Source information:
_ _ _ _ _
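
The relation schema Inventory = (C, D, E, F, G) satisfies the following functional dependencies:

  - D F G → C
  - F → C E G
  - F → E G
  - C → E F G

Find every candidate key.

(C, D); (D, F)

Attribute D never appears on the right-hand side of any dependency, so D must belong to every candidate key.
{D}⁺ = {D}, which is not all of the schema, so we must add further attributes.
{C, D}⁺: C→EFG adds E, F, G → {C, D, E, F, G}.
{D, F}⁺: F→CEG adds C, E, G → {C, D, E, F, G}.
Any other superkey contains one of these as a subset, so there are no further candidate keys.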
_ _ _ _ _
Every single record must be transcribed exactly as it stands.

Problem solution:
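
The relation schema Inventory = (C, D, E, F, G) satisfies the following functional dependencies:

  - D F G → C
  - F → C E G
  - F → E G
  - C → E F G

Find every candidate key.

(C, D); (D, F)

Attribute D never appears on the right-hand side of any dependency, so D must belong to every candidate key.
{D}⁺ = {D}, which is not all of the schema, so we must add further attributes.
{C, D}⁺: C→EFG adds E, F, G → {C, D, E, F, G}.
{D, F}⁺: F→CEG adds C, E, G → {C, D, E, F, G}.
Any other superkey contains one of these as a subset, so there are no further candidate keys.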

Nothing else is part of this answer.